### REQUIRED ACTION
Between the line containing "Determine whether" and the line containing "(C ∨ P) ∧ (¬K ∨ ¬P) ∧ (H" lies a run of lines; give that run again exactly, with both of those lines, and nothing else from the entries below.

(Saved data entries)
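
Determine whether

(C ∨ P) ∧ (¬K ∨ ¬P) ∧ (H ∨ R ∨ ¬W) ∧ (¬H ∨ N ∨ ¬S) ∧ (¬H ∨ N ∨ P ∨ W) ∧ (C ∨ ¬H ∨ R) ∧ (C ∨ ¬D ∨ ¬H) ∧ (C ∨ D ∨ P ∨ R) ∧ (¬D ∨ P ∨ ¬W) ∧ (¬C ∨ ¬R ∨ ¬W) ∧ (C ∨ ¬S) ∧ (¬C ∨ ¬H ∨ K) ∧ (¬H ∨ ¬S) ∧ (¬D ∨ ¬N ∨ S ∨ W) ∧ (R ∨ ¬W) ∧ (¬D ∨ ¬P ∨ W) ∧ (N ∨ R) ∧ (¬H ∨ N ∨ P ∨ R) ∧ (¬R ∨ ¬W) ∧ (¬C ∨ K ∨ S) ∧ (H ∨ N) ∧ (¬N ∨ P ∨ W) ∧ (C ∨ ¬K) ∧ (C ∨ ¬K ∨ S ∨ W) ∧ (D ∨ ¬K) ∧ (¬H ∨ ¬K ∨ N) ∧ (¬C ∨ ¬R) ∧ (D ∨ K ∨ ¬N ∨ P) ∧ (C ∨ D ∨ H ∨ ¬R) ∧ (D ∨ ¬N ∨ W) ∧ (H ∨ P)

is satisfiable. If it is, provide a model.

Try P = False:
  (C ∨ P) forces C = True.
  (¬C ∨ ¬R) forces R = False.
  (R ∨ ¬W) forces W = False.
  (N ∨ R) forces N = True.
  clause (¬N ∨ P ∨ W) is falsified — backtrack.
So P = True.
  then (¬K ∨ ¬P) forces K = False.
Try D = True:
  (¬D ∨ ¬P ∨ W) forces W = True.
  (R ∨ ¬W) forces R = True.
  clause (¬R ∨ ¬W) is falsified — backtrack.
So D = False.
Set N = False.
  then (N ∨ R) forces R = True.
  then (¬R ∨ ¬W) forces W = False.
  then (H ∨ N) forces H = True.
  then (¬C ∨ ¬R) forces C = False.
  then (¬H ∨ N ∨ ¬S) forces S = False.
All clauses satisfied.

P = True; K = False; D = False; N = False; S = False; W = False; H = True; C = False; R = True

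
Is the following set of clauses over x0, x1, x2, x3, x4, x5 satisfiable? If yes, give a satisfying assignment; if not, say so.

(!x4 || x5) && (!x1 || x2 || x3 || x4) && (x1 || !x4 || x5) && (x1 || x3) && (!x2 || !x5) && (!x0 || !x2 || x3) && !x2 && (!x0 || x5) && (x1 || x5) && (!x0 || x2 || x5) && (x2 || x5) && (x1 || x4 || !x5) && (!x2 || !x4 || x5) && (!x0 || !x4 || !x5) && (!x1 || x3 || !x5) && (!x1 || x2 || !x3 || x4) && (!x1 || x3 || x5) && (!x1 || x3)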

--

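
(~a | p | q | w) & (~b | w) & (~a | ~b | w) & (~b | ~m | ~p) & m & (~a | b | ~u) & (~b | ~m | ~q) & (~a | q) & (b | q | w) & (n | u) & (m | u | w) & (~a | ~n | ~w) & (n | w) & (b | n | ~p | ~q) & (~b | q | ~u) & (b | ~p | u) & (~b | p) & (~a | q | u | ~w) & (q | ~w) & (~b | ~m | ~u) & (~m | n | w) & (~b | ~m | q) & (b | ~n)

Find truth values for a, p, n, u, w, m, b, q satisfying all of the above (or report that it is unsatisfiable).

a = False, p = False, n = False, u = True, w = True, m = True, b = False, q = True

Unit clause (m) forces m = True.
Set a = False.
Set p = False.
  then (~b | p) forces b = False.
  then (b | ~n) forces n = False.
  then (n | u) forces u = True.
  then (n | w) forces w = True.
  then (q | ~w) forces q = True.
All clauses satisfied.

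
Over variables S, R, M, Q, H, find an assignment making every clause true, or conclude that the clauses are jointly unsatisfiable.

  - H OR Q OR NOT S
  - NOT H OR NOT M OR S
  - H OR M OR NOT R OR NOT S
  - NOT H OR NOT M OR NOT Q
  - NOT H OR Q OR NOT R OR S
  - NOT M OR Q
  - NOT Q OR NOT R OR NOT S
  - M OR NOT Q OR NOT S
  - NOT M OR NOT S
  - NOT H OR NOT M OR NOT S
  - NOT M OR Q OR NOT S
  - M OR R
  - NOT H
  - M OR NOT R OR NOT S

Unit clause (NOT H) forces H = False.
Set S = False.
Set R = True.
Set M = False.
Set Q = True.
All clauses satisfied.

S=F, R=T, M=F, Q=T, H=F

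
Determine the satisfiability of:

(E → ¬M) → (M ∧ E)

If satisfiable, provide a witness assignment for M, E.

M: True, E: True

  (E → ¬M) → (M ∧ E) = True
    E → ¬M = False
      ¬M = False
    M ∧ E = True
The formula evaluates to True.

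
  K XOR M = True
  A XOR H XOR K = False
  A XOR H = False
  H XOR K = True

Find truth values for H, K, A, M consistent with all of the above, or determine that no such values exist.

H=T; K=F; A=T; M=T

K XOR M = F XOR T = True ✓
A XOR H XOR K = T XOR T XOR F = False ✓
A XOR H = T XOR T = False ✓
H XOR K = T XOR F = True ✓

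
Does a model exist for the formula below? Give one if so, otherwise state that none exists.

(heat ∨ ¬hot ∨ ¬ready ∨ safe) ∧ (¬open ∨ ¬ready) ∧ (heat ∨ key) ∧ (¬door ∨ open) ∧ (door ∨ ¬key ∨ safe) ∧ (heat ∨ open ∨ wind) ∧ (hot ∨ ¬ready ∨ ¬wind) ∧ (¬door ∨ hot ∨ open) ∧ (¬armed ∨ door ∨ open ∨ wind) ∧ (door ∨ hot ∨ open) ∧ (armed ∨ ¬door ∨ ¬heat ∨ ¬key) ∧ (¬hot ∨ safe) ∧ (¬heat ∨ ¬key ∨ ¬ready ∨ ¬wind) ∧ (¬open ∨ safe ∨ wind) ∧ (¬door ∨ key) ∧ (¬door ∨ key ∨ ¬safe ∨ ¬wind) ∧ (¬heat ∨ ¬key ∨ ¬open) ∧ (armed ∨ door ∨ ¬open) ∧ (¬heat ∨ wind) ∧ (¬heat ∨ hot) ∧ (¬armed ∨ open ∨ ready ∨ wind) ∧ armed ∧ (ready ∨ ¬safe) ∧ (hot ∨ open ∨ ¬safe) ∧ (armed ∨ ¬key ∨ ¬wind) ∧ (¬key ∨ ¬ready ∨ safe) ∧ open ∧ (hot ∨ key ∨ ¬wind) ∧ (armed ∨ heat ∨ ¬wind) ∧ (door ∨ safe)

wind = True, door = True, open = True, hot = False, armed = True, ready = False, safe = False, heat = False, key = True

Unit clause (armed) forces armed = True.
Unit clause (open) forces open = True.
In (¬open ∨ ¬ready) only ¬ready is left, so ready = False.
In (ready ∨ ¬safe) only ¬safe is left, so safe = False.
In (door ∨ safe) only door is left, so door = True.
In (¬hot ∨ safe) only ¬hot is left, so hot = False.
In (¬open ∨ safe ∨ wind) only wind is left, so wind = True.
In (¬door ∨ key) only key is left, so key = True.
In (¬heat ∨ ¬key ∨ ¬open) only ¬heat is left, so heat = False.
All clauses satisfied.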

### SOLUTION TO THIS EXERCISE
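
Determine whether

(C ∨ P) ∧ (¬K ∨ ¬P) ∧ (H ∨ R ∨ ¬W) ∧ (¬H ∨ N ∨ ¬S) ∧ (¬H ∨ N ∨ P ∨ W) ∧ (C ∨ ¬H ∨ R) ∧ (C ∨ ¬D ∨ ¬H) ∧ (C ∨ D ∨ P ∨ R) ∧ (¬D ∨ P ∨ ¬W) ∧ (¬C ∨ ¬R ∨ ¬W) ∧ (C ∨ ¬S) ∧ (¬C ∨ ¬H ∨ K) ∧ (¬H ∨ ¬S) ∧ (¬D ∨ ¬N ∨ S ∨ W) ∧ (R ∨ ¬W) ∧ (¬D ∨ ¬P ∨ W) ∧ (N ∨ R) ∧ (¬H ∨ N ∨ P ∨ R) ∧ (¬R ∨ ¬W) ∧ (¬C ∨ K ∨ S) ∧ (H ∨ N) ∧ (¬N ∨ P ∨ W) ∧ (C ∨ ¬K) ∧ (C ∨ ¬K ∨ S ∨ W) ∧ (D ∨ ¬K) ∧ (¬H ∨ ¬K ∨ N) ∧ (¬C ∨ ¬R) ∧ (D ∨ K ∨ ¬N ∨ P) ∧ (C ∨ D ∨ H ∨ ¬R) ∧ (D ∨ ¬N ∨ W) ∧ (H ∨ P)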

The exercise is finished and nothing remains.